• [Task item]:
Transcribe every entry word for word.
━━ Dataset ━━
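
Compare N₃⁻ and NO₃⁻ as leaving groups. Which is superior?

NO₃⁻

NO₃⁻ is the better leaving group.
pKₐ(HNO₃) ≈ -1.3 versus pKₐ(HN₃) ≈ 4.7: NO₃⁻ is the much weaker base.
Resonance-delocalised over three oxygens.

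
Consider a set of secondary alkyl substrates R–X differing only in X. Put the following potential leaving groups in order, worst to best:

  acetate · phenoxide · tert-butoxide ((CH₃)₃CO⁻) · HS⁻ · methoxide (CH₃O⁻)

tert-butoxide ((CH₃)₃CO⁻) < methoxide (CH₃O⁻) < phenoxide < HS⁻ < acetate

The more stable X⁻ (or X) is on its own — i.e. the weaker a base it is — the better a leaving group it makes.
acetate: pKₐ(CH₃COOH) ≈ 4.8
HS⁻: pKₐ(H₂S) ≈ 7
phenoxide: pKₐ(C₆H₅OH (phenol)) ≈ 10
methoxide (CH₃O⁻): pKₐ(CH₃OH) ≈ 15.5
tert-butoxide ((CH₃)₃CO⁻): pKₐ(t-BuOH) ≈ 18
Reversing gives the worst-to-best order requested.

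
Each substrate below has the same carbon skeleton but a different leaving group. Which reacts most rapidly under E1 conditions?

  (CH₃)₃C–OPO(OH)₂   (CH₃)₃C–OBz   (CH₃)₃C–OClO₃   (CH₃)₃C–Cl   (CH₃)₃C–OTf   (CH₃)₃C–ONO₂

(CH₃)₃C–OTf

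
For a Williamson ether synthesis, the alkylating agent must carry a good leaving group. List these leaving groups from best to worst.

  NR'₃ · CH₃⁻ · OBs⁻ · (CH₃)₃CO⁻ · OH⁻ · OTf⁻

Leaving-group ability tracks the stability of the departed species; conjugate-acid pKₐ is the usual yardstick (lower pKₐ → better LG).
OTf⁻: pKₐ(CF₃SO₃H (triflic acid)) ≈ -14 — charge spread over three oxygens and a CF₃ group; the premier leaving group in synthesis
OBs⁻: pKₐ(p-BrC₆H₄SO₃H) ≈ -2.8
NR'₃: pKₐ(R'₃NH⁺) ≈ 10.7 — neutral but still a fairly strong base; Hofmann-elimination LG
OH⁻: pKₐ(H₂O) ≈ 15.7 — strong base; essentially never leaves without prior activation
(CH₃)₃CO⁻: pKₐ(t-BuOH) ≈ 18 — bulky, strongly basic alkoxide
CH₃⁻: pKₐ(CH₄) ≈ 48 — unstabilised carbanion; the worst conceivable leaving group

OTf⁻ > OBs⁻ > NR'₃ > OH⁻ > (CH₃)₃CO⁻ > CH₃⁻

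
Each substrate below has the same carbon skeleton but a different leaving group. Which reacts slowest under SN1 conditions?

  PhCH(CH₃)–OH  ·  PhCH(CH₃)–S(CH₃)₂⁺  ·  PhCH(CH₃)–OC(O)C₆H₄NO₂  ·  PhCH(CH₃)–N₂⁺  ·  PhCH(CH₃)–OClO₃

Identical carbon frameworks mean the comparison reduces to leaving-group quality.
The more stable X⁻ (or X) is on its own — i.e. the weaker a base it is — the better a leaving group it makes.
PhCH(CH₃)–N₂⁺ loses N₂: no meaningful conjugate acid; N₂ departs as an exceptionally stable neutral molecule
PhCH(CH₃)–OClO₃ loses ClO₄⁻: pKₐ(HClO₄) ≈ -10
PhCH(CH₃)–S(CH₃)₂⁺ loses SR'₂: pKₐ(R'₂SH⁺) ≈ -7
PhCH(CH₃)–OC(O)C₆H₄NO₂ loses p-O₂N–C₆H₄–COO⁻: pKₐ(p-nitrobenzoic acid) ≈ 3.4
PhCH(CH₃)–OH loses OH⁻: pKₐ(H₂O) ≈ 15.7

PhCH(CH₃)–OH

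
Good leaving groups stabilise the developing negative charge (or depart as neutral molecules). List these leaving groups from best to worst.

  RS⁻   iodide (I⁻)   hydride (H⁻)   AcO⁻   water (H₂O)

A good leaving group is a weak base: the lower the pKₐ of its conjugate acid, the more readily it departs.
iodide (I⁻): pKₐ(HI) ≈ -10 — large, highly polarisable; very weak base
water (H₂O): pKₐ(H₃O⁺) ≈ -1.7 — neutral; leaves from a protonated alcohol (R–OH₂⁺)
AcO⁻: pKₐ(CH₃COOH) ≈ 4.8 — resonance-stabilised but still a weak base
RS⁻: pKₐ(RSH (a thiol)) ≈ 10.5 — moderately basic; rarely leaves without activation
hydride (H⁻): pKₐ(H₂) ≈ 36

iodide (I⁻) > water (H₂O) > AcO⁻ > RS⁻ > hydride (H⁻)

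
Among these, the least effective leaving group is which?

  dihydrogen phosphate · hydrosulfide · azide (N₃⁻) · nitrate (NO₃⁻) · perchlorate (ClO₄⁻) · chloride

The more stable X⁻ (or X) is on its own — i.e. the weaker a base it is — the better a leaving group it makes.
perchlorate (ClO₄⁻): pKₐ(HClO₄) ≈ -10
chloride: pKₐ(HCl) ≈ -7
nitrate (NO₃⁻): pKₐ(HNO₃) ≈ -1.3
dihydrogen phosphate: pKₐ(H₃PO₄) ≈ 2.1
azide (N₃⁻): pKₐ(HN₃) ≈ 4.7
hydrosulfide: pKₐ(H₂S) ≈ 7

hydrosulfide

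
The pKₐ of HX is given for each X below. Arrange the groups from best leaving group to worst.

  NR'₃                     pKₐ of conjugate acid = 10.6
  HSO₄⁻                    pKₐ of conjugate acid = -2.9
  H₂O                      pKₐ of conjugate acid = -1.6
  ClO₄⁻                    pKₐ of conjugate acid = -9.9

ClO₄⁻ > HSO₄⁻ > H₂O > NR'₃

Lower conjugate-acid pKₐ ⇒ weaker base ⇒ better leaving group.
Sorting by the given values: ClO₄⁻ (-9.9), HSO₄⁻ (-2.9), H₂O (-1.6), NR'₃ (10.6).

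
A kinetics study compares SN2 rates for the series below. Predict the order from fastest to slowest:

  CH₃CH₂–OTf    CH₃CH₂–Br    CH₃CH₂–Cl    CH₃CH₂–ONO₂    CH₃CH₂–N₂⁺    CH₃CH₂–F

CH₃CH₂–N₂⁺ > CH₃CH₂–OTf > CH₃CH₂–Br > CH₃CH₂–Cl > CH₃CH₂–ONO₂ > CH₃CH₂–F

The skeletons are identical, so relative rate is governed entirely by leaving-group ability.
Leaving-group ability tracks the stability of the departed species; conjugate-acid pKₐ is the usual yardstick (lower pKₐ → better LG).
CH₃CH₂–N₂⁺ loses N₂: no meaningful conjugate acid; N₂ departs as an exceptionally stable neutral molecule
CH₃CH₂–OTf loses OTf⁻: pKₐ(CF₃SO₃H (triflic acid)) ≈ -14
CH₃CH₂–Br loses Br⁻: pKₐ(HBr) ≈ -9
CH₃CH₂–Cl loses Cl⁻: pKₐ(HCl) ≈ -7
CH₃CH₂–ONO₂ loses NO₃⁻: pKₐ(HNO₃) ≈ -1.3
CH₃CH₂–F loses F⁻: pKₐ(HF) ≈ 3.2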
━━━
• [Solution]:
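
Compare N₃⁻ and NO₃⁻ as leaving groups. Which is superior?

NO₃⁻

NO₃⁻ is the better leaving group.
pKₐ(HNO₃) ≈ -1.3 versus pKₐ(HN₃) ≈ 4.7: NO₃⁻ is the much weaker base.
Resonance-delocalised over three oxygens.

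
Consider a set of secondary alkyl substrates R–X differing only in X. Put the following potential leaving groups in order, worst to best:

  acetate · phenoxide · tert-butoxide ((CH₃)₃CO⁻) · HS⁻ · methoxide (CH₃O⁻)

tert-butoxide ((CH₃)₃CO⁻) < methoxide (CH₃O⁻) < phenoxide < HS⁻ < acetate

The more stable X⁻ (or X) is on its own — i.e. the weaker a base it is — the better a leaving group it makes.
acetate: pKₐ(CH₃COOH) ≈ 4.8
HS⁻: pKₐ(H₂S) ≈ 7
phenoxide: pKₐ(C₆H₅OH (phenol)) ≈ 10
methoxide (CH₃O⁻): pKₐ(CH₃OH) ≈ 15.5
tert-butoxide ((CH₃)₃CO⁻): pKₐ(t-BuOH) ≈ 18
Reversing gives the worst-to-best order requested.

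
Each substrate below has the same carbon skeleton but a different leaving group. Which reacts most rapidly under E1 conditions?

  (CH₃)₃C–OPO(OH)₂   (CH₃)₃C–OBz   (CH₃)₃C–OClO₃   (CH₃)₃C–Cl   (CH₃)₃C–OTf   (CH₃)₃C–ONO₂

(CH₃)₃C–OTf

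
For a Williamson ether synthesis, the alkylating agent must carry a good leaving group. List these leaving groups from best to worst.

  NR'₃ · CH₃⁻ · OBs⁻ · (CH₃)₃CO⁻ · OH⁻ · OTf⁻

Leaving-group ability tracks the stability of the departed species; conjugate-acid pKₐ is the usual yardstick (lower pKₐ → better LG).
OTf⁻: pKₐ(CF₃SO₃H (triflic acid)) ≈ -14 — charge spread over three oxygens and a CF₃ group; the premier leaving group in synthesis
OBs⁻: pKₐ(p-BrC₆H₄SO₃H) ≈ -2.8
NR'₃: pKₐ(R'₃NH⁺) ≈ 10.7 — neutral but still a fairly strong base; Hofmann-elimination LG
OH⁻: pKₐ(H₂O) ≈ 15.7 — strong base; essentially never leaves without prior activation
(CH₃)₃CO⁻: pKₐ(t-BuOH) ≈ 18 — bulky, strongly basic alkoxide
CH₃⁻: pKₐ(CH₄) ≈ 48 — unstabilised carbanion; the worst conceivable leaving group

OTf⁻ > OBs⁻ > NR'₃ > OH⁻ > (CH₃)₃CO⁻ > CH₃⁻

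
Each substrate below has the same carbon skeleton but a different leaving group. Which reacts slowest under SN1 conditions?

  PhCH(CH₃)–OH  ·  PhCH(CH₃)–S(CH₃)₂⁺  ·  PhCH(CH₃)–OC(O)C₆H₄NO₂  ·  PhCH(CH₃)–N₂⁺  ·  PhCH(CH₃)–OClO₃

Identical carbon frameworks mean the comparison reduces to leaving-group quality.
The more stable X⁻ (or X) is on its own — i.e. the weaker a base it is — the better a leaving group it makes.
PhCH(CH₃)–N₂⁺ loses N₂: no meaningful conjugate acid; N₂ departs as an exceptionally stable neutral molecule
PhCH(CH₃)–OClO₃ loses ClO₄⁻: pKₐ(HClO₄) ≈ -10
PhCH(CH₃)–S(CH₃)₂⁺ loses SR'₂: pKₐ(R'₂SH⁺) ≈ -7
PhCH(CH₃)–OC(O)C₆H₄NO₂ loses p-O₂N–C₆H₄–COO⁻: pKₐ(p-nitrobenzoic acid) ≈ 3.4
PhCH(CH₃)–OH loses OH⁻: pKₐ(H₂O) ≈ 15.7

PhCH(CH₃)–OH

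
Good leaving groups stabilise the developing negative charge (or depart as neutral molecules). List these leaving groups from best to worst.

  RS⁻   iodide (I⁻)   hydride (H⁻)   AcO⁻   water (H₂O)

A good leaving group is a weak base: the lower the pKₐ of its conjugate acid, the more readily it departs.
iodide (I⁻): pKₐ(HI) ≈ -10 — large, highly polarisable; very weak base
water (H₂O): pKₐ(H₃O⁺) ≈ -1.7 — neutral; leaves from a protonated alcohol (R–OH₂⁺)
AcO⁻: pKₐ(CH₃COOH) ≈ 4.8 — resonance-stabilised but still a weak base
RS⁻: pKₐ(RSH (a thiol)) ≈ 10.5 — moderately basic; rarely leaves without activation
hydride (H⁻): pKₐ(H₂) ≈ 36

iodide (I⁻) > water (H₂O) > AcO⁻ > RS⁻ > hydride (H⁻)

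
Among these, the least effective leaving group is which?

  dihydrogen phosphate · hydrosulfide · azide (N₃⁻) · nitrate (NO₃⁻) · perchlorate (ClO₄⁻) · chloride

The more stable X⁻ (or X) is on its own — i.e. the weaker a base it is — the better a leaving group it makes.
perchlorate (ClO₄⁻): pKₐ(HClO₄) ≈ -10
chloride: pKₐ(HCl) ≈ -7
nitrate (NO₃⁻): pKₐ(HNO₃) ≈ -1.3
dihydrogen phosphate: pKₐ(H₃PO₄) ≈ 2.1
azide (N₃⁻): pKₐ(HN₃) ≈ 4.7
hydrosulfide: pKₐ(H₂S) ≈ 7

hydrosulfide

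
The pKₐ of HX is given for each X below. Arrange the groups from best leaving group to worst.

  NR'₃                     pKₐ of conjugate acid = 10.6
  HSO₄⁻                    pKₐ of conjugate acid = -2.9
  H₂O                      pKₐ of conjugate acid = -1.6
  ClO₄⁻                    pKₐ of conjugate acid = -9.9

ClO₄⁻ > HSO₄⁻ > H₂O > NR'₃

Lower conjugate-acid pKₐ ⇒ weaker base ⇒ better leaving group.
Sorting by the given values: ClO₄⁻ (-9.9), HSO₄⁻ (-2.9), H₂O (-1.6), NR'₃ (10.6).

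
A kinetics study compares SN2 rates for the series below. Predict the order from fastest to slowest:

  CH₃CH₂–OTf    CH₃CH₂–Br    CH₃CH₂–Cl    CH₃CH₂–ONO₂    CH₃CH₂–N₂⁺    CH₃CH₂–F

CH₃CH₂–N₂⁺ > CH₃CH₂–OTf > CH₃CH₂–Br > CH₃CH₂–Cl > CH₃CH₂–ONO₂ > CH₃CH₂–F

The skeletons are identical, so relative rate is governed entirely by leaving-group ability.
Leaving-group ability tracks the stability of the departed species; conjugate-acid pKₐ is the usual yardstick (lower pKₐ → better LG).
CH₃CH₂–N₂⁺ loses N₂: no meaningful conjugate acid; N₂ departs as an exceptionally stable neutral molecule
CH₃CH₂–OTf loses OTf⁻: pKₐ(CF₃SO₃H (triflic acid)) ≈ -14
CH₃CH₂–Br loses Br⁻: pKₐ(HBr) ≈ -9
CH₃CH₂–Cl loses Cl⁻: pKₐ(HCl) ≈ -7
CH₃CH₂–ONO₂ loses NO₃⁻: pKₐ(HNO₃) ≈ -1.3
CH₃CH₂–F loses F⁻: pKₐ(HF) ≈ 3.2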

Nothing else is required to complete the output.